AIM OF THE EXERCISE:
Output the entries below exactly, from the first line to the line holding "Suppose a 5-string", both included.

SUPPLIED INFORMATION:
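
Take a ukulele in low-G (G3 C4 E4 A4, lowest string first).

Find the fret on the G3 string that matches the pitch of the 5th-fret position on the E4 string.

E4 at fret 5 is E4 + 5 semitones = A4.
The open G3 string is 9 semitones below the open E4, so the same pitch on the G3 string lies at fret 5 + 9 = 14.

14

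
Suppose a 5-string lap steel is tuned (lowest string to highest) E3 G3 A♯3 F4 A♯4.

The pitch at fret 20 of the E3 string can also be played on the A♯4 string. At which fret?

2

E3 at fret 20 is E3 + 20 semitones = C5.
The open A♯4 string is 18 semitones above the open E3, so the same pitch on the A♯4 string lies at fret 20 − 18 = 2.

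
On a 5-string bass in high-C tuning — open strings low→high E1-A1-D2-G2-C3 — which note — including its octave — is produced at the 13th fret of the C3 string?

C#4

C3 is MIDI 48. Adding 13 gives 61, which is C#4.
(Equivalently spelled Db4.)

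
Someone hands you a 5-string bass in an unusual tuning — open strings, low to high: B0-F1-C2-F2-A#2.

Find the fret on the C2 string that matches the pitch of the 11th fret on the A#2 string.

A#2 at fret 11 is A#2 + 11 semitones = A3.
The open C2 string is 10 semitones below the open A#2, so the same pitch on the C2 string lies at fret 11 + 10 = 21.

21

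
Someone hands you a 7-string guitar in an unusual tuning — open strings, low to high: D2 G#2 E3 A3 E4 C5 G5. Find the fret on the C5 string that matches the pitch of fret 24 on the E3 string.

4

Fret 24 on E3 is MIDI 52 + 24 = 76 (E5). On the C5 string (open MIDI 72), that pitch is 76 − 72 = fret 4.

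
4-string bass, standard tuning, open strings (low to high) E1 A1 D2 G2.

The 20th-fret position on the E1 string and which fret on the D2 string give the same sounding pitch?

10

E1 at fret 20 is E1 + 20 semitones = C3.
The open D2 string is 10 semitones above the open E1, so the same pitch on the D2 string lies at fret 20 − 10 = 10.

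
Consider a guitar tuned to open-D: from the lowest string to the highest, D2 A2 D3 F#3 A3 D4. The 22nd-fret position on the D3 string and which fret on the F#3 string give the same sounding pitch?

18

Fret 22 on D3 is MIDI 50 + 22 = 72 (C5). On the F#3 string (open MIDI 54), that pitch is 72 − 54 = fret 18.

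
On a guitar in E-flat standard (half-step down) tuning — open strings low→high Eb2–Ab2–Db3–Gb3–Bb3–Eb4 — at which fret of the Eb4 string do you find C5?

9

C5 is 9 semitones above the open Eb4 (Eb–E–F–Gb–G–Ab–A–Bb–B–C), so it sits at fret 9.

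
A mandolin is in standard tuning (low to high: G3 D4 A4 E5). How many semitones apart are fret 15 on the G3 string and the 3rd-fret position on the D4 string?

5 semitones

G3 at fret 15 → A♯4 (MIDI 70); D4 at fret 3 → F4 (MIDI 65).
70 − 65 = 5, so the two pitches are 5 semitones apart, with A♯4 the higher.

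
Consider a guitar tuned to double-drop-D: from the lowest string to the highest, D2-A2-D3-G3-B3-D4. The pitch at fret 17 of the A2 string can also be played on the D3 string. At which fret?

Fret 17 on A2 is MIDI 45 + 17 = 62 (D4). On the D3 string (open MIDI 50), that pitch is 62 − 50 = fret 12.

12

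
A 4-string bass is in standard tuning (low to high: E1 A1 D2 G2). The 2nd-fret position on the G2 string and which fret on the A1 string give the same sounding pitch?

12

G2 at fret 2 is G2 + 2 semitones = A2.
The open A1 string is 10 semitones below the open G2, so the same pitch on the A1 string lies at fret 2 + 10 = 12.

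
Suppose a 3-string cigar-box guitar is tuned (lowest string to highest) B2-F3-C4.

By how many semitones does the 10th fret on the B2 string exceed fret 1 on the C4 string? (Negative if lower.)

B2 at fret 10 → A3 (MIDI 57); C4 at fret 1 → D♭4 (MIDI 61).
57 − 61 = -4, so the two pitches are 4 semitones apart.

-4 semitones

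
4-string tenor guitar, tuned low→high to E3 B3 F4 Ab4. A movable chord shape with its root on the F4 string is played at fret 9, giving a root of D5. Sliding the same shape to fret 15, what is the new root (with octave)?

Ab5

Moving from fret 9 to fret 15 shifts the root by 6 semitones.
D5 up 6 semitones is Ab5.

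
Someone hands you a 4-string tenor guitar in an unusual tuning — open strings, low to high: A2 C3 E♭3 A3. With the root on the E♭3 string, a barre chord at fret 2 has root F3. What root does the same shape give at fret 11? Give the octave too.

Moving from fret 2 to fret 11 shifts the root by 9 semitones.
F3 up 9 semitones is D4.

D4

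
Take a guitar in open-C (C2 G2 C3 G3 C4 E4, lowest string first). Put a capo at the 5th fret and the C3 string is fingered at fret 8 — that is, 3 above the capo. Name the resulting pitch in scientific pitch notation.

G♯3

The capo raises the open C3 by 5 semitones to F3; fretting 3 more gives C3 + 5 + 3 = C3 + 8 semitones = G♯3.
(Also written A♭.)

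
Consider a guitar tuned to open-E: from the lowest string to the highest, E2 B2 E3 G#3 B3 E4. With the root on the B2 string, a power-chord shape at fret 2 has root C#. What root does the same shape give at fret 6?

F

Moving from fret 2 to fret 6 shifts the root by 4 semitones.
C# up 4 semitones is F.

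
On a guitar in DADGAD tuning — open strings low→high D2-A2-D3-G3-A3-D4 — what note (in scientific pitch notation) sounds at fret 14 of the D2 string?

The open D2 string plus 14 semitones: D–D#–E–F–…–D–D#–E.
The walk passes from B into C once, so the octave number goes from 2 to 3.

E3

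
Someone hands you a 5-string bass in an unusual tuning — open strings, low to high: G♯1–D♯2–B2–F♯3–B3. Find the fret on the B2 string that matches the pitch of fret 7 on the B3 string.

19

Fret 7 on B3 is MIDI 59 + 7 = 66 (F♯4). On the B2 string (open MIDI 47), that pitch is 66 − 47 = fret 19.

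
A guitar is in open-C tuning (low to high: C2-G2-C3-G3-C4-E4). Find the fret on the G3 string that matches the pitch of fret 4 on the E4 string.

13

Fret 4 on E4 is MIDI 64 + 4 = 68 (G#4). On the G3 string (open MIDI 55), that pitch is 68 − 55 = fret 13.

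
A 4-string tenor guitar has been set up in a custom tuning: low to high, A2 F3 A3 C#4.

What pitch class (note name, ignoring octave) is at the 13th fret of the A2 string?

A#

A2 is MIDI 45. Adding 13 gives 58; 58 mod 12 = 10, i.e. A#.
(Equivalently spelled Bb.)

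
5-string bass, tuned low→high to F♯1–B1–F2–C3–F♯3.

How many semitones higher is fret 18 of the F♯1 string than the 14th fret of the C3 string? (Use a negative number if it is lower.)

-14 semitones

F♯1 at fret 18 → C3 (MIDI 48); C3 at fret 14 → D4 (MIDI 62).
48 − 62 = -14, so the two pitches are 14 semitones apart.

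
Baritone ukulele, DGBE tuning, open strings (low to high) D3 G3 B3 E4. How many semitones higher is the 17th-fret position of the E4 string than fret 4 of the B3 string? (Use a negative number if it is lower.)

18 semitones

E4 at fret 17 → A5 (MIDI 81); B3 at fret 4 → D#4 (MIDI 63).
81 − 63 = 18, so the two pitches are 18 semitones apart.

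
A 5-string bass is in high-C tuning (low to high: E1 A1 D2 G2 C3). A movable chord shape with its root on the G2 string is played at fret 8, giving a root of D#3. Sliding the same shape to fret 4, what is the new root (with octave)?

Moving from fret 8 to fret 4 shifts the root by -4 semitones.
D#3 down 4 semitones is B2.

B2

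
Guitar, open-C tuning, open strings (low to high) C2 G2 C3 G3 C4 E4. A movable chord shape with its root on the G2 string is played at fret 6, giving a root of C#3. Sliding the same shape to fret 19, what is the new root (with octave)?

D4

Moving from fret 6 to fret 19 shifts the root by 13 semitones.
C#3 up 13 semitones is D4.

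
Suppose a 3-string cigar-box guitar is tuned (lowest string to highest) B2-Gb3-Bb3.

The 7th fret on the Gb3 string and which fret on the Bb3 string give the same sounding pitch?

3

Gb3 at fret 7 is Gb3 + 7 semitones = Db4.
The open Bb3 string is 4 semitones above the open Gb3, so the same pitch on the Bb3 string lies at fret 7 − 4 = 3.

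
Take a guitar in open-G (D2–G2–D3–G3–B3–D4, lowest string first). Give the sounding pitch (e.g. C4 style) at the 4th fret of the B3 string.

D#4

Each fret is one semitone, so B3 + 4 = D#4.
(Equivalently spelled Eb4.)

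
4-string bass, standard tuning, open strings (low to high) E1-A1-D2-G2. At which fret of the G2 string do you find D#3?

8

D#3 is 8 semitones above the open G2 (G–G#–A–A#–B–C–C#–D–D#), so it sits at fret 8.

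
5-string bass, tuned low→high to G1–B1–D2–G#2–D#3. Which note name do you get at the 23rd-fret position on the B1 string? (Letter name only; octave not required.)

The open B1 string plus 23 semitones: B–C–C#–D–…–G#–A–A#.
(Equivalently spelled Bb.)

A#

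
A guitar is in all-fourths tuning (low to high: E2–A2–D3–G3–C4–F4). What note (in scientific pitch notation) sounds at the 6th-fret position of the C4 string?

Each fret is one semitone, so C4 + 6 = F#4.
(Equivalently spelled Gb4.)

F#4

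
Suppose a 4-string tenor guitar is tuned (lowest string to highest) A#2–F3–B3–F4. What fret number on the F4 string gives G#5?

G#5 is 15 semitones above the open F4 (F–F#–G–G#–…–F#–G–G#), so it sits at fret 15.

15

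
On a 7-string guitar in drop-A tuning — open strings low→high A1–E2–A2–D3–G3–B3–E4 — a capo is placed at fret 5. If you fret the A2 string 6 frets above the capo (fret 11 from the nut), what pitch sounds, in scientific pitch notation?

G#3

The capo raises the open A2 by 5 semitones to D3; fretting 6 more gives A2 + 5 + 6 = A2 + 11 semitones = G#3.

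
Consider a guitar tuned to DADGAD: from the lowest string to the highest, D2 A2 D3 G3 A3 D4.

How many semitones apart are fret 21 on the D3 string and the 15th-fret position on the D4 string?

D3 at fret 21 → B4 (MIDI 71); D4 at fret 15 → F5 (MIDI 77).
71 − 77 = -6, so the two pitches are 6 semitones apart, with F5 the higher.

6 semitones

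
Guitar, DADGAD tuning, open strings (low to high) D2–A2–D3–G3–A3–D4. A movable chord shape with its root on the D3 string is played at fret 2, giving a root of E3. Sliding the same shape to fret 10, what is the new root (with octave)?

C4

Moving from fret 2 to fret 10 shifts the root by 8 semitones.
E3 up 8 semitones is C4.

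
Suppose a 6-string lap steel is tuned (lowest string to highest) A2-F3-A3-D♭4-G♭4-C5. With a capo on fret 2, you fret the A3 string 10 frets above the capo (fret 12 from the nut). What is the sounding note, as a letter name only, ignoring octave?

A

The capo raises the open A3 by 2 semitones to B3; fretting 10 more gives A3 + 2 + 10 = A3 + 12 semitones, landing on A.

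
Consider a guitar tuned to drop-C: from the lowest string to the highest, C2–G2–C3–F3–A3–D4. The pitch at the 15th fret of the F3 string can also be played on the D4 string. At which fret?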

RESPONSE:
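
Take a ukulele in low-G (G3 C4 E4 A4, lowest string first).

Find the fret on the G3 string that matches the pitch of the 5th-fret position on the E4 string.

E4 at fret 5 is E4 + 5 semitones = A4.
The open G3 string is 9 semitones below the open E4, so the same pitch on the G3 string lies at fret 5 + 9 = 14.

14

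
Suppose a 5-string lap steel is tuned (lowest string to highest) E3 G3 A♯3 F4 A♯4.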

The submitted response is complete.